* REQUIRED ACTION
All entries are to be given again verbatim.

• • • •

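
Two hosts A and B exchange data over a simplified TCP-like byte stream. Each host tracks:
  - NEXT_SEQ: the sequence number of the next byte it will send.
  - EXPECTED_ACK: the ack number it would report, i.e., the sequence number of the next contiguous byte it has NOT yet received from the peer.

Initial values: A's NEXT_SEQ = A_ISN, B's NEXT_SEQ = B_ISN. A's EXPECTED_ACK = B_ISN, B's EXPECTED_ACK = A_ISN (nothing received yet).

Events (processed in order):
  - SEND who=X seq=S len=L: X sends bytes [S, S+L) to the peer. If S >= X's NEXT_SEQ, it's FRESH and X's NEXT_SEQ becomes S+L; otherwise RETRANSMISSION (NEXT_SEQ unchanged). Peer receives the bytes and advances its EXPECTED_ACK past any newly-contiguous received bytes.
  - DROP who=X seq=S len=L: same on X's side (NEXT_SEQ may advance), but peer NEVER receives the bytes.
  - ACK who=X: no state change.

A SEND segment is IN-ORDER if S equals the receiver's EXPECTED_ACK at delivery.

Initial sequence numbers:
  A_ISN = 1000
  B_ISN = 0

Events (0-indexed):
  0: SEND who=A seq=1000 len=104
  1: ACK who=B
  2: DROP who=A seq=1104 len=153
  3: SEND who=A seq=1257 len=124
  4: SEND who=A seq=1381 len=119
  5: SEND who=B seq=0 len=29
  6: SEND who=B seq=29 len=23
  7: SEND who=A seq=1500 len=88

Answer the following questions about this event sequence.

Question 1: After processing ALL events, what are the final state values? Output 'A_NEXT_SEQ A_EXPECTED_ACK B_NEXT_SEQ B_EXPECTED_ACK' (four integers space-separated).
Answer: 1588 52 52 1104

Derivation:
After event 0: A_seq=1104 A_ack=0 B_seq=0 B_ack=1104
After event 1: A_seq=1104 A_ack=0 B_seq=0 B_ack=1104
After event 2: A_seq=1257 A_ack=0 B_seq=0 B_ack=1104
After event 3: A_seq=1381 A_ack=0 B_seq=0 B_ack=1104
After event 4: A_seq=1500 A_ack=0 B_seq=0 B_ack=1104
After event 5: A_seq=1500 A_ack=29 B_seq=29 B_ack=1104
After event 6: A_seq=1500 A_ack=52 B_seq=52 B_ack=1104
After event 7: A_seq=1588 A_ack=52 B_seq=52 B_ack=1104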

• • • •

* OUTPUT BELOW
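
Two hosts A and B exchange data over a simplified TCP-like byte stream. Each host tracks:
  - NEXT_SEQ: the sequence number of the next byte it will send.
  - EXPECTED_ACK: the ack number it would report, i.e., the sequence number of the next contiguous byte it has NOT yet received from the peer.

Initial values: A's NEXT_SEQ = A_ISN, B's NEXT_SEQ = B_ISN. A's EXPECTED_ACK = B_ISN, B's EXPECTED_ACK = A_ISN (nothing received yet).

Events (processed in order):
  - SEND who=X seq=S len=L: X sends bytes [S, S+L) to the peer. If S >= X's NEXT_SEQ, it's FRESH and X's NEXT_SEQ becomes S+L; otherwise RETRANSMISSION (NEXT_SEQ unchanged). Peer receives the bytes and advances its EXPECTED_ACK past any newly-contiguous received bytes.
  - DROP who=X seq=S len=L: same on X's side (NEXT_SEQ may advance), but peer NEVER receives the bytes.
  - ACK who=X: no state change.

A SEND segment is IN-ORDER if S equals the receiver's EXPECTED_ACK at delivery.

Initial sequence numbers:
  A_ISN = 1000
  B_ISN = 0

Events (0-indexed):
  0: SEND who=A seq=1000 len=104
  1: ACK who=B
  2: DROP who=A seq=1104 len=153
  3: SEND who=A seq=1257 len=124
  4: SEND who=A seq=1381 len=119
  5: SEND who=B seq=0 len=29
  6: SEND who=B seq=29 len=23
  7: SEND who=A seq=1500 len=88

Answer the following questions about this event sequence.

Question 1: After processing ALL events, what are the final state values? Output 'A_NEXT_SEQ A_EXPECTED_ACK B_NEXT_SEQ B_EXPECTED_ACK' (four integers space-separated).
Answer: 1588 52 52 1104

Derivation:
After event 0: A_seq=1104 A_ack=0 B_seq=0 B_ack=1104
After event 1: A_seq=1104 A_ack=0 B_seq=0 B_ack=1104
After event 2: A_seq=1257 A_ack=0 B_seq=0 B_ack=1104
After event 3: A_seq=1381 A_ack=0 B_seq=0 B_ack=1104
After event 4: A_seq=1500 A_ack=0 B_seq=0 B_ack=1104
After event 5: A_seq=1500 A_ack=29 B_seq=29 B_ack=1104
After event 6: A_seq=1500 A_ack=52 B_seq=52 B_ack=1104
After event 7: A_seq=1588 A_ack=52 B_seq=52 B_ack=1104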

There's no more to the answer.